• EXERCISE DIRECTIONS
Which lines of the material contain the word "were"? Show each one.

===== DATA FOR THE TASK

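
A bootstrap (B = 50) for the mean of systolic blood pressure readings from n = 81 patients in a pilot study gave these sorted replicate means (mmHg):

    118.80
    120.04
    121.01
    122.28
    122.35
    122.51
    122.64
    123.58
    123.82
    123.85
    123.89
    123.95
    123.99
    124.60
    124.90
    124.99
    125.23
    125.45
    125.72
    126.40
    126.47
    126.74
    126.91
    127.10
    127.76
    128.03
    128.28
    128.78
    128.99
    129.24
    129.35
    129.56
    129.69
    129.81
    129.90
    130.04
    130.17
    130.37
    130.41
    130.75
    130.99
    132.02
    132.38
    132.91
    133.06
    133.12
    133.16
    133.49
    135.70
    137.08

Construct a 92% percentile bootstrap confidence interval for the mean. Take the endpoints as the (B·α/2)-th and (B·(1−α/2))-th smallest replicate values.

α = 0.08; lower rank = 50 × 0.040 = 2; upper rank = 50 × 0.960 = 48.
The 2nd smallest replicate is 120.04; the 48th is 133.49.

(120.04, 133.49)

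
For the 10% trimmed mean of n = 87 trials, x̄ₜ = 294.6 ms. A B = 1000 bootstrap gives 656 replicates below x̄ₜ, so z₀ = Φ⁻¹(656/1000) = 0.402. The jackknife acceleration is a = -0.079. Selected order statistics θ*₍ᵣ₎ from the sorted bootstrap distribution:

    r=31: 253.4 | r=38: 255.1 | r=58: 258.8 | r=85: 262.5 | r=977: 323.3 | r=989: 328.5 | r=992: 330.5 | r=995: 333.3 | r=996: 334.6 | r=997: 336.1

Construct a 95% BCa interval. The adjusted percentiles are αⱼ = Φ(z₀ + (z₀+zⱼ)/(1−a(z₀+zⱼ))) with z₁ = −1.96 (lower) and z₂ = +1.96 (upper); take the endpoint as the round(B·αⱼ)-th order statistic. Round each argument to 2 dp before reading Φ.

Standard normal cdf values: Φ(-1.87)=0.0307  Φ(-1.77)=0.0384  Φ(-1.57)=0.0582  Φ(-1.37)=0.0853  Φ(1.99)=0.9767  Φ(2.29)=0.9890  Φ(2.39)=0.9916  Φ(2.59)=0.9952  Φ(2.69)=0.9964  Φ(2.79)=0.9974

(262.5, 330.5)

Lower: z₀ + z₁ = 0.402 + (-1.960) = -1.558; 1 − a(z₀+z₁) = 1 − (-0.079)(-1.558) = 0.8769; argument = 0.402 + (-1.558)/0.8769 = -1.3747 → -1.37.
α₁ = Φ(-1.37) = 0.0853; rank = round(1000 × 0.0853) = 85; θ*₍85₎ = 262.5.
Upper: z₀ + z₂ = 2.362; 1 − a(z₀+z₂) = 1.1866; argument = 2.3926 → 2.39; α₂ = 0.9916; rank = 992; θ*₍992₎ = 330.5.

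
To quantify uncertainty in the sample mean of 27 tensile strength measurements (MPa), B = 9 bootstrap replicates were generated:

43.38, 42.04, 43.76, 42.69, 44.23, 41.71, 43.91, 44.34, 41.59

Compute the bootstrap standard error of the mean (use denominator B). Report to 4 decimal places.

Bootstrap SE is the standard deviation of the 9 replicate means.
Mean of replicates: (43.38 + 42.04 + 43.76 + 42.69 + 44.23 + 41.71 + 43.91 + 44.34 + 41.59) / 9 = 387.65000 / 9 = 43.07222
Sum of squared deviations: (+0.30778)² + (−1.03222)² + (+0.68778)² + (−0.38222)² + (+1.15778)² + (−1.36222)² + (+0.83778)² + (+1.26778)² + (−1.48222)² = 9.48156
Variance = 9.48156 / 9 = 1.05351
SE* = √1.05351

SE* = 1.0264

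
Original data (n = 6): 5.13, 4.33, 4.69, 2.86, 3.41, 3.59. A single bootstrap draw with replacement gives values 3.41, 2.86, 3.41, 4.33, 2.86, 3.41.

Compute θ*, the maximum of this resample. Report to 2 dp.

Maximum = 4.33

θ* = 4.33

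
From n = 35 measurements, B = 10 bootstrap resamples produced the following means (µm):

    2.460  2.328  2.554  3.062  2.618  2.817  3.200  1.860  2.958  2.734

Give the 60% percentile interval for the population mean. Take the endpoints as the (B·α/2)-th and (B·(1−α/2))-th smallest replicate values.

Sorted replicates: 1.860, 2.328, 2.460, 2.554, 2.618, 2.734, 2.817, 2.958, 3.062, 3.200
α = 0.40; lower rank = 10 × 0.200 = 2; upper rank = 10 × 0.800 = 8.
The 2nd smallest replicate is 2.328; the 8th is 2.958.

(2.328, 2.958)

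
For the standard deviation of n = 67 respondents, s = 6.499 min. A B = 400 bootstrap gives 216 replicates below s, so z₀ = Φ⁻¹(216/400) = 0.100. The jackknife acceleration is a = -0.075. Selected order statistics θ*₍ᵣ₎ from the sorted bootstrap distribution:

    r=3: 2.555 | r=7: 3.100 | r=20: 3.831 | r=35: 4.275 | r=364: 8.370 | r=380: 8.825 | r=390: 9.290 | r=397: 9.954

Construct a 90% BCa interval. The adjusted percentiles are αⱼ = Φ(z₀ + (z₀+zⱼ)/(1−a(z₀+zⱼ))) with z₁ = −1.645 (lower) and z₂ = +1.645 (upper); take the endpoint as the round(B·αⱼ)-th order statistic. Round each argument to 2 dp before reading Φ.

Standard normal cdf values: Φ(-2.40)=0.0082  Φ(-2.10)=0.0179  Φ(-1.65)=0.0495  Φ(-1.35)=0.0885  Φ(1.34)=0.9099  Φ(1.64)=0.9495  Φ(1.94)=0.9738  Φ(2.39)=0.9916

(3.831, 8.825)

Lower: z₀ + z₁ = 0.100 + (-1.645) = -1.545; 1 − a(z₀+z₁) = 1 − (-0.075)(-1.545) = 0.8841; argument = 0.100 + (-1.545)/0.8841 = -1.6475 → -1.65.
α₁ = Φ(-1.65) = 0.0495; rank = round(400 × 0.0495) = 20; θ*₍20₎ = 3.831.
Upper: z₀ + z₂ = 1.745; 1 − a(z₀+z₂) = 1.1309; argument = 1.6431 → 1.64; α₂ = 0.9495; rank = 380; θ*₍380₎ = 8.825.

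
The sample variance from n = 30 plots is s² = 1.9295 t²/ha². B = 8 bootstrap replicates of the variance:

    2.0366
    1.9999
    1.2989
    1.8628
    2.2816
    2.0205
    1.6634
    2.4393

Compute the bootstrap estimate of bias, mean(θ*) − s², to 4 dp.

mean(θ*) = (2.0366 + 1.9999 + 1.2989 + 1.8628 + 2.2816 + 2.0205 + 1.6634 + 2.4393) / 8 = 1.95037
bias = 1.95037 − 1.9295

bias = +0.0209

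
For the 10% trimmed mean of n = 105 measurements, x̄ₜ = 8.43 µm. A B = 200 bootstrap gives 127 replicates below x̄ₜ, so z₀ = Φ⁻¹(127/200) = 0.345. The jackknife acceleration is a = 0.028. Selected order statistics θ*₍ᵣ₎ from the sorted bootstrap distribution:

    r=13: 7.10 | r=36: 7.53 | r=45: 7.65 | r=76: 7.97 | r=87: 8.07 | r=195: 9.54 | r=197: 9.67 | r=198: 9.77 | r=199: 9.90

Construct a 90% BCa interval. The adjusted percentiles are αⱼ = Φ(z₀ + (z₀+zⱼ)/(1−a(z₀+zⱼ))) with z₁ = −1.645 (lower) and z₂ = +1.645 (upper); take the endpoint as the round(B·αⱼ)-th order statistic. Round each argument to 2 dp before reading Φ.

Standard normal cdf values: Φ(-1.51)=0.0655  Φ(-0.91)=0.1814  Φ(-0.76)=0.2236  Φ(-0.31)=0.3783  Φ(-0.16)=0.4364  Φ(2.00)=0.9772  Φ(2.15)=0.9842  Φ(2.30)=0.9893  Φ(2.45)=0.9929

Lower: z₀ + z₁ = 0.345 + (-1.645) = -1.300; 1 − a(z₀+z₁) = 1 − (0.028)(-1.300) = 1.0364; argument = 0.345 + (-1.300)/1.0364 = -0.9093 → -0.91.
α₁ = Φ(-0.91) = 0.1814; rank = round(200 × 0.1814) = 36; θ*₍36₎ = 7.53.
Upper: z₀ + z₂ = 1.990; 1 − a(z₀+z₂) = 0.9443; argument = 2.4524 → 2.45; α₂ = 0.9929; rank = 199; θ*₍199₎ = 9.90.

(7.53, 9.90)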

==========
===== DATA FOR THE TASK

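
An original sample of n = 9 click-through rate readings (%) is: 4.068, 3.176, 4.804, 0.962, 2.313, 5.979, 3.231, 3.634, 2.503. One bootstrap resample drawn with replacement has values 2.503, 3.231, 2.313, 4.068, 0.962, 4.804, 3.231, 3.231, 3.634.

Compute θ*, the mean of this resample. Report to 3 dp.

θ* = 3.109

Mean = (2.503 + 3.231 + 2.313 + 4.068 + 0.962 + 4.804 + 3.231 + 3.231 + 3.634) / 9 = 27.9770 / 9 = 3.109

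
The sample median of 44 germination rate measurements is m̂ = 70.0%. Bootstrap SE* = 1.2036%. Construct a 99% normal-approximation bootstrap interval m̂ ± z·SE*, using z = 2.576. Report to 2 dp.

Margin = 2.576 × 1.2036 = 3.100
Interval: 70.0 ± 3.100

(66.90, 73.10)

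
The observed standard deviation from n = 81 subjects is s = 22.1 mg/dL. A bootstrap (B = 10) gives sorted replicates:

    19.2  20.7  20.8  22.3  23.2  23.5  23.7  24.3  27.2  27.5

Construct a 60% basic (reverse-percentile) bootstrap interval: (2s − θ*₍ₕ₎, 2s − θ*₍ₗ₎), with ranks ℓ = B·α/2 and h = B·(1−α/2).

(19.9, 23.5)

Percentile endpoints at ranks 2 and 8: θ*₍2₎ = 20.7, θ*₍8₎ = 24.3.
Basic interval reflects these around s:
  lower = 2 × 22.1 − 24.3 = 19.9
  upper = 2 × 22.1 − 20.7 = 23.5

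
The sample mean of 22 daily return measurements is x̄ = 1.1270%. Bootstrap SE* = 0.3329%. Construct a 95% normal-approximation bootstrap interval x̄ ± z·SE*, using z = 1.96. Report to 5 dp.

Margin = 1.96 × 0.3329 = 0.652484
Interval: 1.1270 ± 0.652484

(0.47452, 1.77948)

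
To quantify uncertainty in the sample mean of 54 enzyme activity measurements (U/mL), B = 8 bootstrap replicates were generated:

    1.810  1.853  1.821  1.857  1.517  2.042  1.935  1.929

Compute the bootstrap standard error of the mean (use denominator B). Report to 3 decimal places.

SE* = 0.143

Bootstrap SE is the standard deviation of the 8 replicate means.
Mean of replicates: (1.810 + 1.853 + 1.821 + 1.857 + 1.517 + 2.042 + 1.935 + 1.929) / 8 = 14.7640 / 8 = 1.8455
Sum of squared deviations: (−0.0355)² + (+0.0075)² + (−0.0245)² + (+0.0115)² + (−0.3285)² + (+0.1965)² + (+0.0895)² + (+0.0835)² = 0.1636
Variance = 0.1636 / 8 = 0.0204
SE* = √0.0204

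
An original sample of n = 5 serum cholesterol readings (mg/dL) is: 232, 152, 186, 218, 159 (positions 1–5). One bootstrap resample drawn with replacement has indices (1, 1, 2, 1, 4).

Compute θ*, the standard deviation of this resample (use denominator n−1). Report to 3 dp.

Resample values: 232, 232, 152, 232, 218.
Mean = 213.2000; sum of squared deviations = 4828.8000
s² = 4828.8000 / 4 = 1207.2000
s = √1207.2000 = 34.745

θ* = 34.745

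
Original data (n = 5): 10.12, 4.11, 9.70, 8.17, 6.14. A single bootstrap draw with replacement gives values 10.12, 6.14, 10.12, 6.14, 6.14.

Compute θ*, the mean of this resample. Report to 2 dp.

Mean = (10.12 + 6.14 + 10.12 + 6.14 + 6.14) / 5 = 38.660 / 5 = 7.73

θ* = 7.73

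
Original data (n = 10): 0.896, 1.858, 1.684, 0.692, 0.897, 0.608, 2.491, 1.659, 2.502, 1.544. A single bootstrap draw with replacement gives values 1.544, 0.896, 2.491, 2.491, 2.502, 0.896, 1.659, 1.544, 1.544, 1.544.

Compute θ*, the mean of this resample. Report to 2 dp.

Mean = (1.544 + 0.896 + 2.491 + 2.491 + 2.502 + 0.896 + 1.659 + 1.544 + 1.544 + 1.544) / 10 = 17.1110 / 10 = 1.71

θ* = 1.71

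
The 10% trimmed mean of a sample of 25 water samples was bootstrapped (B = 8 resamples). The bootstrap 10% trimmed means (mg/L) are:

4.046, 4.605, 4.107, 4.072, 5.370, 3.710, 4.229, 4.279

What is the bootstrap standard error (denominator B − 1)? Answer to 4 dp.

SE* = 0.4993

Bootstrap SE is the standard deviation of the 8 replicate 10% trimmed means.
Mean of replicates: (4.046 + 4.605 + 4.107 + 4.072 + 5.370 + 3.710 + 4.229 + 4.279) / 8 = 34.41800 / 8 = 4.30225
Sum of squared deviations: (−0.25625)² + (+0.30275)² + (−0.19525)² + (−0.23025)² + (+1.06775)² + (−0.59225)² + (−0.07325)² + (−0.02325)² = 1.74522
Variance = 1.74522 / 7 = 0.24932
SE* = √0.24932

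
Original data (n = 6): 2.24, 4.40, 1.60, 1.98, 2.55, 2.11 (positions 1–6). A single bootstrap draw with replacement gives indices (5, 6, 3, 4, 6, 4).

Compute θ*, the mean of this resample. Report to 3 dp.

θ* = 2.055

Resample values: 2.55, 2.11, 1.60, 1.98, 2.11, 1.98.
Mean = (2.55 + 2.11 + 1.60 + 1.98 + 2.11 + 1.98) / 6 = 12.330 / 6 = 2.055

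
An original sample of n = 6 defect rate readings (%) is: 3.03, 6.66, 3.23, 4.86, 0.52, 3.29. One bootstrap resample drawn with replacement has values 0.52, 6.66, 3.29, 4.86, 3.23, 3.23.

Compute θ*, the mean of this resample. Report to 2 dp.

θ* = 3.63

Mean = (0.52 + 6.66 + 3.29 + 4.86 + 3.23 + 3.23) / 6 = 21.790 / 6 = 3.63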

==========

• EXERCISE RESULT
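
To quantify uncertainty in the sample mean of 27 tensile strength measurements (MPa), B = 9 bootstrap replicates were generated:
To quantify uncertainty in the sample mean of 54 enzyme activity measurements (U/mL), B = 8 bootstrap replicates were generated: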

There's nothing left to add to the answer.